Collected data entries:
• • •

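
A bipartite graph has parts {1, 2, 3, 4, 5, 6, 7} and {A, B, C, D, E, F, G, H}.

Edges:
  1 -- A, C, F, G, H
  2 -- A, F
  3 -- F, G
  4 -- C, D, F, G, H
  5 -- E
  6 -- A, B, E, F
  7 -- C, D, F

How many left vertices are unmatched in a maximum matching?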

• • •

Assignment: Restate the data above word for word, please.

Your solution:
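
A bipartite graph has parts {1, 2, 3, 4, 5, 6, 7} and {A, B, C, D, E, F, G, H}.

Edges:
  1 -- A, C, F, G, H
  2 -- A, F
  3 -- F, G
  4 -- C, D, F, G, H
  5 -- E
  6 -- A, B, E, F
  7 -- C, D, F

How many left vertices are unmatched in a maximum matching?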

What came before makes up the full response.